Work request
Every entry below, from first to last, should be copied exactly.

Task inputs
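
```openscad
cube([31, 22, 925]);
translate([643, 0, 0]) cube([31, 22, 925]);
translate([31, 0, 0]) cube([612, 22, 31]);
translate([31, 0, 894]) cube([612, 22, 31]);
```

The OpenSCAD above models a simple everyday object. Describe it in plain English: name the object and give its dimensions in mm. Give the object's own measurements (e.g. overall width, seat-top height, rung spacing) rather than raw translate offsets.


A rectangular picture frame lying in the x–z plane (depth along y). The opening is 612 mm wide (x) by 863 mm tall (z), surrounded by a border 31 mm wide on all four sides. The frame is 22 mm deep and is made of two full-height vertical stiles with two horizontal rails fitted between them.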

Written solution
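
```openscad
cube([31, 22, 925]);
translate([643, 0, 0]) cube([31, 22, 925]);
translate([31, 0, 0]) cube([612, 22, 31]);
translate([31, 0, 894]) cube([612, 22, 31]);
```

The OpenSCAD above models a simple everyday object. Describe it in plain English: name the object and give its dimensions in mm. Give the object's own measurements (e.g. overall width, seat-top height, rung spacing) rather than raw translate offsets.


A rectangular picture frame lying in the x–z plane (depth along y). The opening is 612 mm wide (x) by 863 mm tall (z), surrounded by a border 31 mm wide on all four sides. The frame is 22 mm deep and is made of two full-height vertical stiles with two horizontal rails fitted between them.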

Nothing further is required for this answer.